* PROBLEM REQUIREMENTS: Repeat precisely the span of lines below that opens with the line containing "Find the probability with which Player" and closes with the line containing "(B, R): Player 1 gets 2, Player 2 gets 5", both included.

++++ DATA SHOWN ++++

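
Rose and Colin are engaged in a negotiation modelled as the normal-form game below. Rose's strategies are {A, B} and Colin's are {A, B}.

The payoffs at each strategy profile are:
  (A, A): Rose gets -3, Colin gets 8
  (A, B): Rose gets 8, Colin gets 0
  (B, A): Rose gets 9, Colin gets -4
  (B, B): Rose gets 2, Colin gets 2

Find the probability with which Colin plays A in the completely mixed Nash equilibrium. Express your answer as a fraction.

Let y be the probability that Colin plays A. In a completely mixed equilibrium, Rose must be indifferent between A and B.
Rose's expected payoff from A is −3y + 8(1−y); from B it is 9y + 2(1−y).
Setting these equal: −11y + 8 = 7y + 2, so y = 1/3.

1/3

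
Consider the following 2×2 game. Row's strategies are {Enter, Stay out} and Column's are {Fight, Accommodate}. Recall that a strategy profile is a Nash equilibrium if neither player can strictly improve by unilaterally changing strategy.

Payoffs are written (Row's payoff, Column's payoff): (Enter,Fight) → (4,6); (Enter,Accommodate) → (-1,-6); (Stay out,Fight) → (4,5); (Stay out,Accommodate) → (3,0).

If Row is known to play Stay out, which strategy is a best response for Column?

Against Stay out, Column earns 5 from Fight and 0 from Accommodate.
So Fight is the best response.

Fight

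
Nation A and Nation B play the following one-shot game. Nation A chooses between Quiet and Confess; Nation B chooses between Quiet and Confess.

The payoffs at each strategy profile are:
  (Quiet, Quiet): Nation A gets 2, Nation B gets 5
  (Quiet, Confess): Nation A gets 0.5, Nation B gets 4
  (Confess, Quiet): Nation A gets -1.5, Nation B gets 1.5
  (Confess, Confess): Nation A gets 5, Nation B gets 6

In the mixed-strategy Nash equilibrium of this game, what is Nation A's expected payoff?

First find q, the probability Nation B plays Quiet, from Nation A's indifference between Quiet and Confess: 2q + 0.5(1−q) = −1.5q + 5(1−q), giving q = 9/16.
Since Nation A is indifferent in equilibrium, Nation A's expected payoff equals the payoff from either row against (9/16, 7/16). Using Quiet: 2(9/16) + 0.5(7/16) = 43/32.

43/32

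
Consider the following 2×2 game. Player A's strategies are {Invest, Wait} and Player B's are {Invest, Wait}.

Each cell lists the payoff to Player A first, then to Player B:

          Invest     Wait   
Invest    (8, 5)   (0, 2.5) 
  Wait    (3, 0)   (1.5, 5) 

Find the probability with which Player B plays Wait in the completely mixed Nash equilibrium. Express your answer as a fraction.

Let c be the probability that Player B plays Invest. In a completely mixed equilibrium, Player A must be indifferent between Invest and Wait.
Player A's expected payoff from Invest is 8c; from Wait it is 3c + 1.5(1−c).
Setting these equal: 8c = 1.5c + 1.5, so c = 3/13.
Therefore Player B plays Wait with probability 1 − 3/13 = 10/13.

10/13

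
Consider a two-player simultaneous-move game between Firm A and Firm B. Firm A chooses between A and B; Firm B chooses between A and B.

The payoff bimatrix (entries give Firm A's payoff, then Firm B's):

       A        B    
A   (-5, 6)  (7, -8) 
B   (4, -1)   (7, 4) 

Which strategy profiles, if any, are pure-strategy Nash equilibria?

(B, B)

(A, A): Firm A prefers B (4 > -5) — not an equilibrium.
(A, B): Firm B prefers A (6 > -8) — not an equilibrium.
(B, A): Firm B prefers B (4 > -1) — not an equilibrium.
(B, B): Firm A gets 7 ≥ 7 from A, and Firm B gets 4 ≥ -1 from A — Nash equilibrium.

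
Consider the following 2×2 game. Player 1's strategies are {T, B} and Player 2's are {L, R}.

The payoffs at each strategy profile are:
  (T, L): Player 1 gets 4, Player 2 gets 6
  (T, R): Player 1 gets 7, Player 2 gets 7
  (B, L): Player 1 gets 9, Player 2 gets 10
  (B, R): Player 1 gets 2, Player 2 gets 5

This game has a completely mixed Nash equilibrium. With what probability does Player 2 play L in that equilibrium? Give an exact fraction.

1/2

Let y be the probability that Player 2 plays L. In a completely mixed equilibrium, Player 1 must be indifferent between T and B.
Player 1's expected payoff from T is 4y + 7(1−y); from B it is 9y + 2(1−y).
Setting these equal: −3y + 7 = 7y + 2, so y = 1/2.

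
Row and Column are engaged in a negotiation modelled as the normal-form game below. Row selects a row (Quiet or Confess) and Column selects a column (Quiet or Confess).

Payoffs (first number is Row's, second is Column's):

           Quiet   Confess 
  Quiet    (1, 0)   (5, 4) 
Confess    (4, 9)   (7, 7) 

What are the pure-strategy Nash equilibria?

(Confess, Quiet)

(Quiet, Quiet): Row prefers Confess (4 > 1); Column prefers Confess (4 > 0) — not an equilibrium.
(Quiet, Confess): Row prefers Confess (7 > 5) — not an equilibrium.
(Confess, Quiet): Row gets 4 ≥ 1 from Quiet, and Column gets 9 ≥ 7 from Confess — Nash equilibrium.
(Confess, Confess): Column prefers Quiet (9 > 7) — not an equilibrium.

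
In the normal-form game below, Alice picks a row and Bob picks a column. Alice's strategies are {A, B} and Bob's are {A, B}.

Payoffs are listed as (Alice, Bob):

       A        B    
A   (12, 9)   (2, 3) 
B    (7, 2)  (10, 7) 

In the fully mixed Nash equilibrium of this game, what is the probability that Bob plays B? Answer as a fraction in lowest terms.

5/13

Let q be the probability that Bob plays A. In a completely mixed equilibrium, Alice must be indifferent between A and B.
Alice's expected payoff from A is 12q + 2(1−q); from B it is 7q + 10(1−q).
Setting these equal: 10q + 2 = −3q + 10, so q = 8/13.
Therefore Bob plays B with probability 1 − 8/13 = 5/13.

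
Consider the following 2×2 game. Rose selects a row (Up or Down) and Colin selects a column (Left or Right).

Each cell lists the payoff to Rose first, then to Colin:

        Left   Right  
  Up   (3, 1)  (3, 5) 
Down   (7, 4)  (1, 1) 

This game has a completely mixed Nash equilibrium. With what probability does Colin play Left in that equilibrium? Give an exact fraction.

1/3

Let y be the probability that Colin plays Left. In a completely mixed equilibrium, Rose must be indifferent between Up and Down.
Rose's expected payoff from Up is 3y + 3(1−y); from Down it is 7y + (1−y).
Setting these equal: 3 = 6y + 1, so y = 1/3.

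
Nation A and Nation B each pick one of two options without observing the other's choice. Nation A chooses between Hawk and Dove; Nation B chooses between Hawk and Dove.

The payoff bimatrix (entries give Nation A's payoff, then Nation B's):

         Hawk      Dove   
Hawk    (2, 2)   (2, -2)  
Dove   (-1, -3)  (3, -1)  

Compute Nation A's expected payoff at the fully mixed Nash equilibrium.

First find q, the probability Nation B plays Hawk, from Nation A's indifference between Hawk and Dove: 2q + 2(1−q) = −q + 3(1−q), giving q = 1/4.
Since Nation A is indifferent in equilibrium, Nation A's expected payoff equals the payoff from either row against (1/4, 3/4). Using Hawk: 2(1/4) + 2(3/4) = 2.

2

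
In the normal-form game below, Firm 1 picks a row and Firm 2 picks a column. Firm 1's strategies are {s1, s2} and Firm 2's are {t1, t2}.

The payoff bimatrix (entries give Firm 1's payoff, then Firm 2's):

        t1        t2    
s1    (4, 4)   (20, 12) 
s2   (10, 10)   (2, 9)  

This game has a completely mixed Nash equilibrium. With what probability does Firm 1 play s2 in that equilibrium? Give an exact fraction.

8/9

Let x be the probability that Firm 1 plays s1. In a completely mixed equilibrium, Firm 2 must be indifferent between t1 and t2.
Firm 2's expected payoff from t1 is 4x + 10(1−x); from t2 it is 12x + 9(1−x).
Setting these equal: −6x + 10 = 3x + 9, so x = 1/9.
Therefore Firm 1 plays s2 with probability 1 − 1/9 = 8/9.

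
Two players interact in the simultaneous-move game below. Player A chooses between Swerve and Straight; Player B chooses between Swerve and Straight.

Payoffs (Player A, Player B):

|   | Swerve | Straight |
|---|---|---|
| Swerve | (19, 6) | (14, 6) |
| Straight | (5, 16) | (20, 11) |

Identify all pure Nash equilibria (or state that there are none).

(Swerve, Swerve): Player A gets 19 ≥ 5 from Straight, and Player B gets 6 ≥ 6 from Straight — Nash equilibrium.
(Swerve, Straight): Player A prefers Straight (20 > 14) — not an equilibrium.
(Straight, Swerve): Player A prefers Swerve (19 > 5) — not an equilibrium.
(Straight, Straight): Player B prefers Swerve (16 > 11) — not an equilibrium.

(Swerve, Swerve)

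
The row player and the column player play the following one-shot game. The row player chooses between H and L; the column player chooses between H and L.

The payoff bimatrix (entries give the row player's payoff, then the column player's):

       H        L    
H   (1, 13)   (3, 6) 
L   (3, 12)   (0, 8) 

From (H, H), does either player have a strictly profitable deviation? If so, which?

The row player

The row player at (H, H) earns 1; deviating to L yields 3 — a strict improvement.
The column player earns 13; deviating to L yields 6 — not better.
Only the row player has a strictly profitable deviation.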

++++

* WRITTEN ANSWER:
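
Find the probability with which Player B plays Wait in the completely mixed Nash equilibrium. Express your answer as a fraction.

Let c be the probability that Player B plays Invest. In a completely mixed equilibrium, Player A must be indifferent between Invest and Wait.
Player A's expected payoff from Invest is 8c; from Wait it is 3c + 1.5(1−c).
Setting these equal: 8c = 1.5c + 1.5, so c = 3/13.
Therefore Player B plays Wait with probability 1 − 3/13 = 10/13.

10/13

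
Consider a two-player simultaneous-move game between Firm A and Firm B. Firm A chooses between A and B; Firm B chooses between A and B.

The payoff bimatrix (entries give Firm A's payoff, then Firm B's):

       A        B    
A   (-5, 6)  (7, -8) 
B   (4, -1)   (7, 4) 

Which strategy profiles, if any, are pure-strategy Nash equilibria?

(B, B)

(A, A): Firm A prefers B (4 > -5) — not an equilibrium.
(A, B): Firm B prefers A (6 > -8) — not an equilibrium.
(B, A): Firm B prefers B (4 > -1) — not an equilibrium.
(B, B): Firm A gets 7 ≥ 7 from A, and Firm B gets 4 ≥ -1 from A — Nash equilibrium.

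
Consider the following 2×2 game. Player 1's strategies are {T, B} and Player 2's are {L, R}.

The payoffs at each strategy profile are:
  (T, L): Player 1 gets 4, Player 2 gets 6
  (T, R): Player 1 gets 7, Player 2 gets 7
  (B, L): Player 1 gets 9, Player 2 gets 10
  (B, R): Player 1 gets 2, Player 2 gets 5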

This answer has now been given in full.